* Your task: Work out how many lines in the material below hold "polygon", then give only that number.

[Start of Attachment]

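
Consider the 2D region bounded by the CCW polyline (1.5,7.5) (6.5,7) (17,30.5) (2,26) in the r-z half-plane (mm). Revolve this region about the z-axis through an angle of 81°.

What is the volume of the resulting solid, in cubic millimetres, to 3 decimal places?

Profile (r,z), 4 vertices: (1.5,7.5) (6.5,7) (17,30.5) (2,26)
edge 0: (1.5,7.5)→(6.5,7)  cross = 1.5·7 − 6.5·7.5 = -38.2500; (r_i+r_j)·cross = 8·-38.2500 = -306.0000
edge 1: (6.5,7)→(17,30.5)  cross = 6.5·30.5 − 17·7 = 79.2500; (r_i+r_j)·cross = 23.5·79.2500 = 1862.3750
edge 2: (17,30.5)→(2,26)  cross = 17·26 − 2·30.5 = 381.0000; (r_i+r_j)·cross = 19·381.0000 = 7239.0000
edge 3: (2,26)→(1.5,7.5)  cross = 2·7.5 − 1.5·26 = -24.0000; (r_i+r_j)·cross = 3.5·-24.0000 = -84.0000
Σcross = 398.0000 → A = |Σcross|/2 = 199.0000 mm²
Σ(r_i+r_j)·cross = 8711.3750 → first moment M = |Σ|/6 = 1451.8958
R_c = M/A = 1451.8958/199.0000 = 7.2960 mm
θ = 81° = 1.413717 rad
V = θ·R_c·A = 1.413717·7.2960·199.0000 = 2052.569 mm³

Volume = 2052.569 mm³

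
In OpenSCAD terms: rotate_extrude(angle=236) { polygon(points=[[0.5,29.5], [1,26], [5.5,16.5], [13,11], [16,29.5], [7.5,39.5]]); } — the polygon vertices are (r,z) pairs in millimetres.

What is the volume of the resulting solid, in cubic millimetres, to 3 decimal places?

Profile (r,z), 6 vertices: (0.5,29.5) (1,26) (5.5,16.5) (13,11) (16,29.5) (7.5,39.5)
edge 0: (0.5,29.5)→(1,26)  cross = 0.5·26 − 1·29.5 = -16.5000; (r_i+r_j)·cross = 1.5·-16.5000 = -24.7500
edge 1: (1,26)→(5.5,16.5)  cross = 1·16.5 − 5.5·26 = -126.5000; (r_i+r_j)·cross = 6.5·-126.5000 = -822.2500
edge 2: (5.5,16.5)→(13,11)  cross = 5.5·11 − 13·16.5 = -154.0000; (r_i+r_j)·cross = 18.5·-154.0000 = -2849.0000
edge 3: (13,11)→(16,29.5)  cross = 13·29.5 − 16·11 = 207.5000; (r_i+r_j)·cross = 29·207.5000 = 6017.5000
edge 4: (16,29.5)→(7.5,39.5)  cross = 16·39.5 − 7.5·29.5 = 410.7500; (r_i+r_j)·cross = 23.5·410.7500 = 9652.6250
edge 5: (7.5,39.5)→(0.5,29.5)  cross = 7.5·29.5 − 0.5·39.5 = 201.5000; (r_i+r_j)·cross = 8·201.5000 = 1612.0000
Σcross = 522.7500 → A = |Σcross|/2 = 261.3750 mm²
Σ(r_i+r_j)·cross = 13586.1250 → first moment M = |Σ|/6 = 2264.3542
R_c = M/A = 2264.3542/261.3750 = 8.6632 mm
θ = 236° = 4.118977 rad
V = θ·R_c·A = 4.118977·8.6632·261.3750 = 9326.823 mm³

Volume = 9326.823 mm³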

[End of Attachment]
[Start of Attachment]

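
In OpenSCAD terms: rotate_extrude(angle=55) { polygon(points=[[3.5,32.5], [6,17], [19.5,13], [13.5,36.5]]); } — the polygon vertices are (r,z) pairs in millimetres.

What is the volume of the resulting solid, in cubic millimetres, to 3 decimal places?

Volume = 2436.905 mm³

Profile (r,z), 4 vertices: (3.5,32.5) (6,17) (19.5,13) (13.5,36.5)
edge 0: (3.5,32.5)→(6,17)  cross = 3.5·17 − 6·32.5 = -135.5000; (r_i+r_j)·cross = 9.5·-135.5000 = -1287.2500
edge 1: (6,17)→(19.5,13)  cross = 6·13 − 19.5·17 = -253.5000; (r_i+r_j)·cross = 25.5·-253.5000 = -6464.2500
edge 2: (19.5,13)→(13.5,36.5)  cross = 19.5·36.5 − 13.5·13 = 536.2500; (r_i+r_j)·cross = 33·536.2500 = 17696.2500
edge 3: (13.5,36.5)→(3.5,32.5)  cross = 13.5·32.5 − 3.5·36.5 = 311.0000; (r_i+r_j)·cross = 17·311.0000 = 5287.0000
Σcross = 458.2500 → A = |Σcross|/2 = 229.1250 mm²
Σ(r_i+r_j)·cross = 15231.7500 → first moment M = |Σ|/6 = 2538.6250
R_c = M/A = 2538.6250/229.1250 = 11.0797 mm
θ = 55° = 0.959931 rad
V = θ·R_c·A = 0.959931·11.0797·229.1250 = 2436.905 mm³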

[End of Attachment]

* Exercise answer: 2